Work order: In the data, extract each line that holds the string "this".

Provided entries:
◆ ◆ ◆ ◆

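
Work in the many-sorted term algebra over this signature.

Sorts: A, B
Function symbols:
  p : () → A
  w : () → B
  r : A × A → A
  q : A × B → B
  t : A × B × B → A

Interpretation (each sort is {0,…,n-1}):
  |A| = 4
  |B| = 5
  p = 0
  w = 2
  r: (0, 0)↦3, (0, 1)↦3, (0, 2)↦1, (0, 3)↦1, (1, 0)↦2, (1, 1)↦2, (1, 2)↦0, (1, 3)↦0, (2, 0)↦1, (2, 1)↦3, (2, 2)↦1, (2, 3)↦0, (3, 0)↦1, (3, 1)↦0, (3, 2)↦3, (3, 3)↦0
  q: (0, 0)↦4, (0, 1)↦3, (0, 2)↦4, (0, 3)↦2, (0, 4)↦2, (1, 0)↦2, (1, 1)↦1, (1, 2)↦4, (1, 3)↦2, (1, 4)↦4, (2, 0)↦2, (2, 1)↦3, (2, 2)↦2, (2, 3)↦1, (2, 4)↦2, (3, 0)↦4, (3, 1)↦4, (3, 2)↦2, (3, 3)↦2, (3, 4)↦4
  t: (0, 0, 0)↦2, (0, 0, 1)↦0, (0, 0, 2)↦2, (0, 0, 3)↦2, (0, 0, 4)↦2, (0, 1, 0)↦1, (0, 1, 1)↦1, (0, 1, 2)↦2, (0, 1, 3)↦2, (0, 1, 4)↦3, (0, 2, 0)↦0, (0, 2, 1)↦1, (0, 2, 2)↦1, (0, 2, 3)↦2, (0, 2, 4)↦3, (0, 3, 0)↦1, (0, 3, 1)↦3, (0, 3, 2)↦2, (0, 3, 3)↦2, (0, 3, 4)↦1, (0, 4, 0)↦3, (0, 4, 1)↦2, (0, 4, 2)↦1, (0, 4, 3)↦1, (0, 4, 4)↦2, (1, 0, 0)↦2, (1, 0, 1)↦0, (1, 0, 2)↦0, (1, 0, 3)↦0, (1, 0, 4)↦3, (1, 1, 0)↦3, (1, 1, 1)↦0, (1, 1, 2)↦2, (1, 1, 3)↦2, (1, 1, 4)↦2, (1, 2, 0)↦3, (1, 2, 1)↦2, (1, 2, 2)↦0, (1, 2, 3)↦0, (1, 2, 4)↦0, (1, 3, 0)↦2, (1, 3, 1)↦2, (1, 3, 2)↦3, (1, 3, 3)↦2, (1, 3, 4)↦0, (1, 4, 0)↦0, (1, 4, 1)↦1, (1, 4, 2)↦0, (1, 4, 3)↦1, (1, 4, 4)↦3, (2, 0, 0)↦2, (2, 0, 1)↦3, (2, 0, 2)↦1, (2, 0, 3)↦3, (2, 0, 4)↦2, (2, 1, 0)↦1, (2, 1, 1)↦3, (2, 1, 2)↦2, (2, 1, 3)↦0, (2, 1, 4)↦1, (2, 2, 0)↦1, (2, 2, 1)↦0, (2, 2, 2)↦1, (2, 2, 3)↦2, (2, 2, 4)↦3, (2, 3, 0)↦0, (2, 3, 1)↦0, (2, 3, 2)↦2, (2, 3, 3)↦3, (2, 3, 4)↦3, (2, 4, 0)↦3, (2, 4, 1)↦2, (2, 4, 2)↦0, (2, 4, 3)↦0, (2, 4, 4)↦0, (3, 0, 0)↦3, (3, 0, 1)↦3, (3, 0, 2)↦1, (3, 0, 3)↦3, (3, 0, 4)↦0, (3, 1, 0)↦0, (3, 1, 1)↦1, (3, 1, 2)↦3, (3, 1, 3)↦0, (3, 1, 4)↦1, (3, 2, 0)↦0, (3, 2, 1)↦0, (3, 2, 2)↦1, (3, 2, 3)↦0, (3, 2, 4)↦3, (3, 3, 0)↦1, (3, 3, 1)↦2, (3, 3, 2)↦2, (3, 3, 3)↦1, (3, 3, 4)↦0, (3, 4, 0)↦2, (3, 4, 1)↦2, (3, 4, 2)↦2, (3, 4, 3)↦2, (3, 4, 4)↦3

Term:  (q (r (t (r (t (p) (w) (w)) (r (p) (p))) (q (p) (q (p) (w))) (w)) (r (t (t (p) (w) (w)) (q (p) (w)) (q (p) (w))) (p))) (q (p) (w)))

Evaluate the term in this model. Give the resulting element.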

◆ ◆ ◆ ◆

Final answer:
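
Work in the many-sorted term algebra over this signature.
Evaluate the term in this model. Give the resulting element.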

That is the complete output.